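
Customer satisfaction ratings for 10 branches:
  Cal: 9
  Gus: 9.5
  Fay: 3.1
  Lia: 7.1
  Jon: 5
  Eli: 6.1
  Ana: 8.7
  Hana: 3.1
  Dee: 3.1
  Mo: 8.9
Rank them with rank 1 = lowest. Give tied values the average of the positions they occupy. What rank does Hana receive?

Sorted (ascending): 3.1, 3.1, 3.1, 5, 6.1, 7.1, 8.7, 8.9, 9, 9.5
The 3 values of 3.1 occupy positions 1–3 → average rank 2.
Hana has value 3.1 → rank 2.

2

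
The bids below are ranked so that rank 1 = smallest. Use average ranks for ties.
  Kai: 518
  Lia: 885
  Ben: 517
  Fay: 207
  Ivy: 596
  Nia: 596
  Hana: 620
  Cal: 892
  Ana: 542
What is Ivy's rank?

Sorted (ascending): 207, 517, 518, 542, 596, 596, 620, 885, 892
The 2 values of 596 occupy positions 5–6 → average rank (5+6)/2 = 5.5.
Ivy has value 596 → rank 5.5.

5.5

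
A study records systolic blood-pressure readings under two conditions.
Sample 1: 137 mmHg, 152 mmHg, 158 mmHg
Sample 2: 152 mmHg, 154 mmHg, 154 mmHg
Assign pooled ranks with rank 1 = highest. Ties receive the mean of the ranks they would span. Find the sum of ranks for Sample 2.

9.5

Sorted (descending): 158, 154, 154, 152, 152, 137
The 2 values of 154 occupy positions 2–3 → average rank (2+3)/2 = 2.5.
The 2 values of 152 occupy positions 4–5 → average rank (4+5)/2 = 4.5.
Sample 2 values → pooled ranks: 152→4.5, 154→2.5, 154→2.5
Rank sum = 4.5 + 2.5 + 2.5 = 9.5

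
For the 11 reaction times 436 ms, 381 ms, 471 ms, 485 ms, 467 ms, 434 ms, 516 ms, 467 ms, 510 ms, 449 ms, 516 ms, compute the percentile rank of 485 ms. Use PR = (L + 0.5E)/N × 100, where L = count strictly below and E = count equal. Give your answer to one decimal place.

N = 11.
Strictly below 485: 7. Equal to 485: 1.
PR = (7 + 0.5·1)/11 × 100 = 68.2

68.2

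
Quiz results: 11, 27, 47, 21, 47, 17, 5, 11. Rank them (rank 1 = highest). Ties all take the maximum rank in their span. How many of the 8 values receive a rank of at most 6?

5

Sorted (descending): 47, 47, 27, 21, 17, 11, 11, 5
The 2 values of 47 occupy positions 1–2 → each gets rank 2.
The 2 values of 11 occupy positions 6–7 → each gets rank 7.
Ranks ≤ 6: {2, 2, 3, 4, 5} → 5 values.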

__Task to carry out__: Each record is to be repeated exactly.

__Task output__:
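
Customer satisfaction ratings for 10 branches:
  Cal: 9
  Gus: 9.5
  Fay: 3.1
  Lia: 7.1
  Jon: 5
  Eli: 6.1
  Ana: 8.7
  Hana: 3.1
  Dee: 3.1
  Mo: 8.9
Rank them with rank 1 = lowest. Give tied values the average of the positions they occupy. What rank does Hana receive?

Sorted (ascending): 3.1, 3.1, 3.1, 5, 6.1, 7.1, 8.7, 8.9, 9, 9.5
The 3 values of 3.1 occupy positions 1–3 → average rank 2.
Hana has value 3.1 → rank 2.

2

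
The bids below are ranked so that rank 1 = smallest. Use average ranks for ties.
  Kai: 518
  Lia: 885
  Ben: 517
  Fay: 207
  Ivy: 596
  Nia: 596
  Hana: 620
  Cal: 892
  Ana: 542
What is Ivy's rank?

Sorted (ascending): 207, 517, 518, 542, 596, 596, 620, 885, 892
The 2 values of 596 occupy positions 5–6 → average rank (5+6)/2 = 5.5.
Ivy has value 596 → rank 5.5.

5.5

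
A study records systolic blood-pressure readings under two conditions.
Sample 1: 137 mmHg, 152 mmHg, 158 mmHg
Sample 2: 152 mmHg, 154 mmHg, 154 mmHg
Assign pooled ranks with rank 1 = highest. Ties receive the mean of the ranks they would span. Find the sum of ranks for Sample 2.

9.5

Sorted (descending): 158, 154, 154, 152, 152, 137
The 2 values of 154 occupy positions 2–3 → average rank (2+3)/2 = 2.5.
The 2 values of 152 occupy positions 4–5 → average rank (4+5)/2 = 4.5.
Sample 2 values → pooled ranks: 152→4.5, 154→2.5, 154→2.5
Rank sum = 4.5 + 2.5 + 2.5 = 9.5

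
For the 11 reaction times 436 ms, 381 ms, 471 ms, 485 ms, 467 ms, 434 ms, 516 ms, 467 ms, 510 ms, 449 ms, 516 ms, compute the percentile rank of 485 ms. Use PR = (L + 0.5E)/N × 100, where L = count strictly below and E = count equal. Give your answer to one decimal place.

N = 11.
Strictly below 485: 7. Equal to 485: 1.
PR = (7 + 0.5·1)/11 × 100 = 68.2

68.2

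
Quiz results: 11, 27, 47, 21, 47, 17, 5, 11. Rank them (rank 1 = highest). Ties all take the maximum rank in their span. How many of the 8 values receive a rank of at most 6?

5

Sorted (descending): 47, 47, 27, 21, 17, 11, 11, 5
The 2 values of 47 occupy positions 1–2 → each gets rank 2.
The 2 values of 11 occupy positions 6–7 → each gets rank 7.
Ranks ≤ 6: {2, 2, 3, 4, 5} → 5 values.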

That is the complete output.